### Problem to solve
Your task is to copy every line of the records below that contains "multiples".

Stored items
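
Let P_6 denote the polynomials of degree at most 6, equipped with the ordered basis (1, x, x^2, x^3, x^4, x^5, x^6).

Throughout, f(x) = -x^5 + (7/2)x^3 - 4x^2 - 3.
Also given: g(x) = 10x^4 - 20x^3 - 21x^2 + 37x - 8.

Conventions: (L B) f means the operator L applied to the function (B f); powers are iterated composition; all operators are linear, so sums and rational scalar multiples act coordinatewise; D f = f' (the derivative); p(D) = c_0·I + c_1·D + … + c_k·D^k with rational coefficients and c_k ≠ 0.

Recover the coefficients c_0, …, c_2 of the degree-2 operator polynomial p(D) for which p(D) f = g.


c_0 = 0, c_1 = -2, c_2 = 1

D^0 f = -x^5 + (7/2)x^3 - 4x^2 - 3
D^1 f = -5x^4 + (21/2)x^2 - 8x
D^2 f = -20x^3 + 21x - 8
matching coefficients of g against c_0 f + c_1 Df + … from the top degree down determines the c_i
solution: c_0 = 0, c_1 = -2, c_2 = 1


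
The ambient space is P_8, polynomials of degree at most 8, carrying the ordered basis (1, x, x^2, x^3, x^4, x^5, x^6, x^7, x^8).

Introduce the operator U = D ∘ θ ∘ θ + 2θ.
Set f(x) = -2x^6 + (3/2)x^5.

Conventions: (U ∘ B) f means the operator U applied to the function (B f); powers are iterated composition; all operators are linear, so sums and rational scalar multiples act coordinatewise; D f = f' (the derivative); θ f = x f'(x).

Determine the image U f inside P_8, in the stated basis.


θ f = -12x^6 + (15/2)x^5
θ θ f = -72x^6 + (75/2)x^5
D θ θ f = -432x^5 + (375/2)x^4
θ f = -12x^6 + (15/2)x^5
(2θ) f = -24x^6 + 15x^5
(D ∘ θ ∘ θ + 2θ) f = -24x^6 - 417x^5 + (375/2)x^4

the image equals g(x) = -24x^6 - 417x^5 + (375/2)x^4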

--

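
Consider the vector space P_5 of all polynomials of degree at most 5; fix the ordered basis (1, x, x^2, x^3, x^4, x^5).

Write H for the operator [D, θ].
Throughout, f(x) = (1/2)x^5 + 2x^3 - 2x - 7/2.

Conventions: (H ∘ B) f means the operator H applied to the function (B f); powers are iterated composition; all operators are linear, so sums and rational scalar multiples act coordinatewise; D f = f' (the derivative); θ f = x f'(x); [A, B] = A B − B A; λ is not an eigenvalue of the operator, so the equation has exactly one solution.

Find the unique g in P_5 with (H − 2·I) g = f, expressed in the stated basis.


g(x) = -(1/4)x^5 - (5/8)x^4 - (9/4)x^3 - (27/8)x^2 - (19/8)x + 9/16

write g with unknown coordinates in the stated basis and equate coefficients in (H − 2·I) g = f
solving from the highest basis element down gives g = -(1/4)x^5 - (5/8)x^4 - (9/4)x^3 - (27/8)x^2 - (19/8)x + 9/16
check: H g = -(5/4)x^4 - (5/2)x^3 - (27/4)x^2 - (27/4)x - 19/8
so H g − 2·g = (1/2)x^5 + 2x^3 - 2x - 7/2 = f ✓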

### Answer for this exercise
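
Conventions: (L B) f means the operator L applied to the function (B f); powers are iterated composition; all operators are linear, so sums and rational scalar multiples act coordinatewise; D f = f' (the derivative); p(D) = c_0·I + c_1·D + … + c_k·D^k with rational coefficients and c_k ≠ 0.
Conventions: (U ∘ B) f means the operator U applied to the function (B f); powers are iterated composition; all operators are linear, so sums and rational scalar multiples act coordinatewise; D f = f' (the derivative); θ f = x f'(x).
Conventions: (H ∘ B) f means the operator H applied to the function (B f); powers are iterated composition; all operators are linear, so sums and rational scalar multiples act coordinatewise; D f = f' (the derivative); θ f = x f'(x); [A, B] = A B − B A; λ is not an eigenvalue of the operator, so the equation has exactly one solution.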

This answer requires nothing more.